> [Task directions]
Starting at the first line of the data below, repeat each line word for word up to and including the line with "What is (P +".

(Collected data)

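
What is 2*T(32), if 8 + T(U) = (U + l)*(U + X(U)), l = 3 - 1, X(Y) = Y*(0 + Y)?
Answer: 71792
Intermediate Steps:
X(Y) = Y² (X(Y) = Y*Y = Y²)
l = 2
T(U) = -8 + (2 + U)*(U + U²) (T(U) = -8 + (U + 2)*(U + U²) = -8 + (2 + U)*(U + U²))
2*T(32) = 2*(-8 + 32³ + 2*32 + 3*32²) = 2*(-8 + 32768 + 64 + 3*1024) = 2*(-8 + 32768 + 64 + 3072) = 2*35896 = 71792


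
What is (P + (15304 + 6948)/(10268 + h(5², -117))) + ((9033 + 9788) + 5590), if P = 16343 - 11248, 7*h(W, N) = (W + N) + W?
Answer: 2118952118/71809 ≈ 29508.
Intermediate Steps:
h(W, N) = N/7 + 2*W/7 (h(W, N) = ((W + N) + W)/7 = ((N + W) + W)/7 = (N + 2*W)/7 = N/7 + 2*W/7)
P = 5095
(P + (15304 + 6948)/(10268 + h(5², -117))) + ((9033 + 9788) + 5590) = (5095 + (15304 + 6948)/(10268 + ((⅐)*(-117) + (2/7)*5²))) + ((9033 + 9788) + 5590) = (5095 + 22252/(10268 + (-117/7 + (2/7)*25))) + (18821 + 5590) = (5095 + 22252/(10268 + (-117/7 + 50/7))) + 24411 = (5095 + 22252/(10268 - 67/7)) + 24411 = (5095 + 22252/(71809/7)) + 24411 = (5095 + 22252*(7/71809)) + 24411 = (5095 + 155764/71809) + 24411 = 366022619/71809 + 24411 = 2118952118/71809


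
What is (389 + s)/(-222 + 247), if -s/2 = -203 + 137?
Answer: 521/25 ≈ 20.840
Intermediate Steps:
s = 132 (s = -2*(-203 + 137) = -2*(-66) = 132)
(389 + s)/(-222 + 247) = (389 + 132)/(-222 + 247) = 521/25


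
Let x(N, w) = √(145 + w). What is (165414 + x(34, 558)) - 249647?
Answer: -84233 + √703 ≈ -84207.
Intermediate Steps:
(165414 + x(34, 558)) - 249647 = (165414 + √(145 + 558)) - 249647 = (165414 + √703) - 249647 = -84233 + √703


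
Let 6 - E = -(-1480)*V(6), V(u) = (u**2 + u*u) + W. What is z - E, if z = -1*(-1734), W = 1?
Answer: 109768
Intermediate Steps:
V(u) = 1 + 2*u**2 (V(u) = (u**2 + u*u) + 1 = (u**2 + u**2) + 1 = 2*u**2 + 1 = 1 + 2*u**2)
z = 1734
E = -108034 (E = 6 - (-296)*(-5*(1 + 2*6**2)) = 6 - (-296)*(-5*(1 + 2*36)) = 6 - (-296)*(-5*(1 + 72)) = 6 - (-296)*(-5*73) = 6 - (-296)*(-365) = 6 - 1*108040 = 6 - 108040 = -108034)
z - E = 1734 - 1*(-108034) = 1734 + 108034 = 109768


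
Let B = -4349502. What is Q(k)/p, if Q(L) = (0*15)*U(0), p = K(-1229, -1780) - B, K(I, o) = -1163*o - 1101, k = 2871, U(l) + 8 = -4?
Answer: 0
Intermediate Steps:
U(l) = -12 (U(l) = -8 - 4 = -12)
K(I, o) = -1101 - 1163*o
p = 6418541 (p = (-1101 - 1163*(-1780)) - 1*(-4349502) = (-1101 + 2070140) + 4349502 = 2069039 + 4349502 = 6418541)
Q(L) = 0 (Q(L) = (0*15)*(-12) = 0*(-12) = 0)
Q(k)/p = 0/6418541 = 0*(1/6418541) = 0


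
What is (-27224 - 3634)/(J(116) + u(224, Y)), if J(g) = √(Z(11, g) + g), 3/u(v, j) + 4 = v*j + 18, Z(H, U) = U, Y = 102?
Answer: 2116426788/121259682199 - 32257166151504*√58/121259682199 ≈ -2025.9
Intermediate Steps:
u(v, j) = 3/(14 + j*v) (u(v, j) = 3/(-4 + (v*j + 18)) = 3/(-4 + (j*v + 18)) = 3/(-4 + (18 + j*v)) = 3/(14 + j*v))
J(g) = √2*√g (J(g) = √(g + g) = √(2*g) = √2*√g)
(-27224 - 3634)/(J(116) + u(224, Y)) = (-27224 - 3634)/(√2*√116 + 3/(14 + 102*224)) = -30858/(√2*(2*√29) + 3/(14 + 22848)) = -30858/(2*√58 + 3/22862) = -30858/(3/22862 + 2*√58)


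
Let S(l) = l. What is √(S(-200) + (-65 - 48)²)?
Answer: √12569 ≈ 112.11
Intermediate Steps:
√(S(-200) + (-65 - 48)²) = √(-200 + (-65 - 48)²) = √(-200 + (-113)²) = √(-200 + 12769) = √12569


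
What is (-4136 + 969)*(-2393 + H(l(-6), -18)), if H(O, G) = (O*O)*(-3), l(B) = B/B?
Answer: 7588132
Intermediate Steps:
l(B) = 1
H(O, G) = -3*O² (H(O, G) = O²*(-3) = -3*O²)
(-4136 + 969)*(-2393 + H(l(-6), -18)) = (-4136 + 969)*(-2393 - 3*1²) = -3167*(-2393 - 3*1) = -3167*(-2393 - 3) = -3167*(-2396) = 7588132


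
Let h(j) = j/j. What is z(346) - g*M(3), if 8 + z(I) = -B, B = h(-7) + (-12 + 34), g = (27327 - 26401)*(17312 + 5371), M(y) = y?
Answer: -63013405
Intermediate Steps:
h(j) = 1
g = 21004458 (g = 926*22683 = 21004458)
B = 23 (B = 1 + (-12 + 34) = 1 + 22 = 23)
z(I) = -31 (z(I) = -8 - 1*23 = -8 - 23 = -31)
z(346) - g*M(3) = -31 - 21004458*3 = -31 - 1*63013374 = -31 - 63013374 = -63013405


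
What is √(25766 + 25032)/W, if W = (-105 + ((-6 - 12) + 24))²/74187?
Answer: 8243*√50798/1089 ≈ 1706.0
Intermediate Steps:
W = 1089/8243 (W = (-105 + (-18 + 24))²*(1/74187) = (-105 + 6)²*(1/74187) = (-99)²*(1/74187) = 9801*(1/74187) = 1089/8243 ≈ 0.13211)
√(25766 + 25032)/W = √(25766 + 25032)/(1089/8243) = √50798*(8243/1089) = 8243*√50798/1089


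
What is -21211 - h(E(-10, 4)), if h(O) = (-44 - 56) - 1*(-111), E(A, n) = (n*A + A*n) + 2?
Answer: -21222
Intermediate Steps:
E(A, n) = 2 + 2*A*n (E(A, n) = (A*n + A*n) + 2 = 2*A*n + 2 = 2 + 2*A*n)
h(O) = 11 (h(O) = -100 + 111 = 11)
-21211 - h(E(-10, 4)) = -21211 - 1*11 = -21211 - 11 = -21222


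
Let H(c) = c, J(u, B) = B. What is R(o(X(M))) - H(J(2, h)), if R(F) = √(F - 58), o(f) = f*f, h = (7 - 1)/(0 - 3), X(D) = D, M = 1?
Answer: 2 + I*√57 ≈ 2.0 + 7.5498*I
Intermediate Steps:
h = -2 (h = 6/(-3) = 6*(-⅓) = -2)
o(f) = f²
R(F) = √(-58 + F)
R(o(X(M))) - H(J(2, h)) = √(-58 + 1²) - 1*(-2) = √(-58 + 1) + 2 = √(-57) + 2 = I*√57 + 2 = 2 + I*√57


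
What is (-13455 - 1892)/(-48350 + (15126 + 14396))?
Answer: 15347/18828 ≈ 0.81512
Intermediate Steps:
(-13455 - 1892)/(-48350 + (15126 + 14396)) = -15347/(-48350 + 29522) = -15347/(-18828) = -15347*(-1/18828) = 15347/18828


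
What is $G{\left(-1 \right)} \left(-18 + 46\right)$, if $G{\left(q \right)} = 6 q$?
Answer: $-168$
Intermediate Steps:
$G{\left(-1 \right)} \left(-18 + 46\right) = 6 \left(-1\right) \left(-18 + 46\right) = \left(-6\right) 28 = -168$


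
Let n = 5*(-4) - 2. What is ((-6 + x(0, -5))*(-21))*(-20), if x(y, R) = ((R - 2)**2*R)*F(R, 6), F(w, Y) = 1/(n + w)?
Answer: 11620/9 ≈ 1291.1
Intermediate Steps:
n = -22 (n = -20 - 2 = -22)
F(w, Y) = 1/(-22 + w)
x(y, R) = R*(-2 + R)**2/(-22 + R) (x(y, R) = ((R - 2)**2*R)/(-22 + R) = ((-2 + R)**2*R)/(-22 + R) = (R*(-2 + R)**2)/(-22 + R) = R*(-2 + R)**2/(-22 + R))
((-6 + x(0, -5))*(-21))*(-20) = ((-6 - 5*(-2 - 5)**2/(-22 - 5))*(-21))*(-20) = ((-6 - 5*(-7)**2/(-27))*(-21))*(-20) = ((-6 - 5*(-1/27)*49)*(-21))*(-20) = ((-6 + 245/27)*(-21))*(-20) = ((83/27)*(-21))*(-20) = -581/9*(-20) = 11620/9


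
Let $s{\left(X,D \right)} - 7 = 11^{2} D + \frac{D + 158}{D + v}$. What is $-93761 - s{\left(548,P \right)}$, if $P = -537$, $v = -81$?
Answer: $- \frac{17793217}{618} \approx -28792.0$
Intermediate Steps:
$s{\left(X,D \right)} = 7 + 121 D + \frac{158 + D}{-81 + D}$ ($s{\left(X,D \right)} = 7 + \left(11^{2} D + \frac{D + 158}{D - 81}\right) = 7 + \left(121 D + \frac{158 + D}{-81 + D}\right) = 7 + 121 D + \frac{158 + D}{-81 + D}$)
$-93761 - s{\left(548,P \right)} = -93761 - \frac{-409 - -5258841 + 121 \left(-537\right)^{2}}{-81 - 537} = -93761 - \frac{-409 + 5258841 + 121 \cdot 288369}{-618} = -93761 - - \frac{-409 + 5258841 + 34892649}{618} = -93761 - \left(- \frac{1}{618}\right) 40151081 = -93761 - - \frac{40151081}{618} = -93761 + \frac{40151081}{618} = - \frac{17793217}{618}$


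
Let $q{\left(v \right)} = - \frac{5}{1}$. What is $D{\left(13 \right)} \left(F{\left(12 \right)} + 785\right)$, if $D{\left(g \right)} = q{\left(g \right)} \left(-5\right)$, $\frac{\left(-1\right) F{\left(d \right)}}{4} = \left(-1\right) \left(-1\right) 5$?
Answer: $19125$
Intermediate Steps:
$F{\left(d \right)} = -20$ ($F{\left(d \right)} = - 4 \left(-1\right) \left(-1\right) 5 = - 4 \cdot 1 \cdot 5 = \left(-4\right) 5 = -20$)
$q{\left(v \right)} = -5$ ($q{\left(v \right)} = \left(-5\right) 1 = -5$)
$D{\left(g \right)} = 25$ ($D{\left(g \right)} = \left(-5\right) \left(-5\right) = 25$)
$D{\left(13 \right)} \left(F{\left(12 \right)} + 785\right) = 25 \left(-20 + 785\right) = 25 \cdot 765 = 19125$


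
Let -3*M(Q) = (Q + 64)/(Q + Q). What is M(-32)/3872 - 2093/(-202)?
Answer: 24312389/2346432 ≈ 10.361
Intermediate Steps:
M(Q) = -(64 + Q)/(6*Q) (M(Q) = -(Q + 64)/(3*(Q + Q)) = -(64 + Q)/(3*(2*Q)) = -(64 + Q)*1/(2*Q)/3 = -(64 + Q)/(6*Q))
M(-32)/3872 - 2093/(-202) = ((1/6)*(-64 - 1*(-32))/(-32))/3872 - 2093/(-202) = ((1/6)*(-1/32)*(-64 + 32))*(1/3872) - 2093*(-1/202) = ((1/6)*(-1/32)*(-32))*(1/3872) + 2093/202 = (1/6)*(1/3872) + 2093/202 = 1/23232 + 2093/202 = 24312389/2346432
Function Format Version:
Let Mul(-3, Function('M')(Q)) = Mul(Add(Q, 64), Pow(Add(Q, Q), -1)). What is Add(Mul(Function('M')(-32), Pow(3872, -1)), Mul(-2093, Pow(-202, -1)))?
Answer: Rational(24312389, 2346432) ≈ 10.361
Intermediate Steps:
Function('M')(Q) = Mul(Rational(-1, 6), Pow(Q, -1), Add(64, Q)) (Function('M')(Q) = Mul(Rational(-1, 3), Mul(Add(Q, 64), Pow(Add(Q, Q), -1))) = Mul(Rational(-1, 3), Mul(Add(64, Q), Pow(Mul(2, Q), -1))) = Mul(Rational(-1, 3), Mul(Add(64, Q), Mul(Rational(1, 2), Pow(Q, -1)))) = Mul(Rational(-1, 3), Mul(Rational(1, 2), Pow(Q, -1), Add(64, Q))) = Mul(Rational(-1, 6), Pow(Q, -1), Add(64, Q)))
Add(Mul(Function('M')(-32), Pow(3872, -1)), Mul(-2093, Pow(-202, -1))) = Add(Mul(Mul(Rational(1, 6), Pow(-32, -1), Add(-64, Mul(-1, -32))), Pow(3872, -1)), Mul(-2093, Pow(-202, -1))) = Add(Mul(Mul(Rational(1, 6), Rational(-1, 32), Add(-64, 32)), Rational(1, 3872)), Mul(-2093, Rational(-1, 202))) = Add(Mul(Mul(Rational(1, 6), Rational(-1, 32), -32), Rational(1, 3872)), Rational(2093, 202)) = Add(Mul(Rational(1, 6), Rational(1, 3872)), Rational(2093, 202)) = Add(Rational(1, 23232), Rational(2093, 202)) = Rational(24312389, 2346432)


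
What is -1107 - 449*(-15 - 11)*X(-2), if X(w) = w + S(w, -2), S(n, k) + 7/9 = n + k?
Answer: -722077/9 ≈ -80231.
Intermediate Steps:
S(n, k) = -7/9 + k + n (S(n, k) = -7/9 + (n + k) = -7/9 + (k + n) = -7/9 + k + n)
X(w) = -25/9 + 2*w (X(w) = w + (-7/9 - 2 + w) = w + (-25/9 + w) = -25/9 + 2*w)
-1107 - 449*(-15 - 11)*X(-2) = -1107 - 449*(-15 - 11)*(-25/9 + 2*(-2)) = -1107 - (-11674)*(-25/9 - 4) = -1107 - (-11674)*(-61)/9 = -1107 - 449*1586/9 = -1107 - 712114/9 = -722077/9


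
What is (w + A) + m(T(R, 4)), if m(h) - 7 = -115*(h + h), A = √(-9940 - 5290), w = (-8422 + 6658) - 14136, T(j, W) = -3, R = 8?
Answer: -15203 + I*√15230 ≈ -15203.0 + 123.41*I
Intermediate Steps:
w = -15900 (w = -1764 - 14136 = -15900)
A = I*√15230 (A = √(-15230) = I*√15230 ≈ 123.41*I)
m(h) = 7 - 230*h (m(h) = 7 - 115*(h + h) = 7 - 230*h)
(w + A) + m(T(R, 4)) = (-15900 + I*√15230) + (7 - 230*(-3)) = (-15900 + I*√15230) + (7 + 690) = (-15900 + I*√15230) + 697 = -15203 + I*√15230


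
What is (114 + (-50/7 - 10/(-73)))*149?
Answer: 8146426/511 ≈ 15942.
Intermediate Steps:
(114 + (-50/7 - 10/(-73)))*149 = (114 + (-50*⅐ - 10*(-1/73)))*149 = (114 + (-50/7 + 10/73))*149 = (114 - 3580/511)*149 = (54674/511)*149 = 8146426/511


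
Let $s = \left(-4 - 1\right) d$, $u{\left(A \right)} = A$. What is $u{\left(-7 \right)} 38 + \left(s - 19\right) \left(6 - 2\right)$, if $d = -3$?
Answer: $-282$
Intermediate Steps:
$s = 15$ ($s = \left(-4 - 1\right) \left(-3\right) = \left(-5\right) \left(-3\right) = 15$)
$u{\left(-7 \right)} 38 + \left(s - 19\right) \left(6 - 2\right) = \left(-7\right) 38 + \left(15 - 19\right) \left(6 - 2\right) = -266 - 16 = -282$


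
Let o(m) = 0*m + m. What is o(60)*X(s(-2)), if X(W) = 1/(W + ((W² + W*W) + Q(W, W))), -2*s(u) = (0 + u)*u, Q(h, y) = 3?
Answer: 20/3 ≈ 6.6667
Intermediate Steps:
s(u) = -u²/2 (s(u) = -(0 + u)*u/2 = -u*u/2 = -u²/2)
o(m) = m (o(m) = 0 + m = m)
X(W) = 1/(3 + W + 2*W²) (X(W) = 1/(W + ((W² + W*W) + 3)) = 1/(W + ((W² + W²) + 3)) = 1/(W + (2*W² + 3)) = 1/(W + (3 + 2*W²)) = 1/(3 + W + 2*W²))
o(60)*X(s(-2)) = 60/(3 - ½*(-2)² + 2*(-½*(-2)²)²) = 60/(3 - ½*4 + 2*(-½*4)²) = 60/(3 - 2 + 2*(-2)²) = 60/(3 - 2 + 2*4) = 60/(3 - 2 + 8) = 60/9 = 60*(⅑) = 20/3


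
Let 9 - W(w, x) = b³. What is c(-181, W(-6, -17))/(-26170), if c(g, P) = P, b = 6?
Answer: 207/26170 ≈ 0.0079098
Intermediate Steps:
W(w, x) = -207 (W(w, x) = 9 - 1*6³ = 9 - 1*216 = 9 - 216 = -207)
c(-181, W(-6, -17))/(-26170) = -207/(-26170) = -207*(-1/26170) = 207/26170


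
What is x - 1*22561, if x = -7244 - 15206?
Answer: -45011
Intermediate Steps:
x = -22450
x - 1*22561 = -22450 - 1*22561 = -22450 - 22561 = -45011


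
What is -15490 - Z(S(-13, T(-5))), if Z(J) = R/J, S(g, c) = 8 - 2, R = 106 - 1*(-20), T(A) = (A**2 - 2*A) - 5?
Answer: -15511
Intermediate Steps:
T(A) = -5 + A**2 - 2*A
R = 126 (R = 106 + 20 = 126)
S(g, c) = 6
Z(J) = 126/J
-15490 - Z(S(-13, T(-5))) = -15490 - 126/6 = -15490 - 1*21 = -15490 - 21 = -15511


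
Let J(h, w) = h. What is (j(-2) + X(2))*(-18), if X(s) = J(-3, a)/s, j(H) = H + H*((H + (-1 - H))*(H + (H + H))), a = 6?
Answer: 279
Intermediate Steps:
j(H) = H - 3*H**2 (j(H) = H + H*(-(H + 2*H)) = H + H*(-3*H) = H - 3*H**2)
X(s) = -3/s
(j(-2) + X(2))*(-18) = (-2*(1 - 3*(-2)) - 3/2)*(-18) = (-2*(1 + 6) - 3*1/2)*(-18) = (-2*7 - 3/2)*(-18) = (-14 - 3/2)*(-18) = -31/2*(-18) = 279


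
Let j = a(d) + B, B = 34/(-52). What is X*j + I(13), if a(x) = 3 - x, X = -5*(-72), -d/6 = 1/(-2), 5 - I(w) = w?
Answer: -3164/13 ≈ -243.38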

> [Output for this task]
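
What is 2*T(32), if 8 + T(U) = (U + l)*(U + X(U)), l = 3 - 1, X(Y) = Y*(0 + Y)?
Answer: 71792
Intermediate Steps:
X(Y) = Y² (X(Y) = Y*Y = Y²)
l = 2
T(U) = -8 + (2 + U)*(U + U²) (T(U) = -8 + (U + 2)*(U + U²) = -8 + (2 + U)*(U + U²))
2*T(32) = 2*(-8 + 32³ + 2*32 + 3*32²) = 2*(-8 + 32768 + 64 + 3*1024) = 2*(-8 + 32768 + 64 + 3072) = 2*35896 = 71792


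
What is (P + (15304 + 6948)/(10268 + h(5², -117))) + ((9033 + 9788) + 5590), if P = 16343 - 11248, 7*h(W, N) = (W + N) + W?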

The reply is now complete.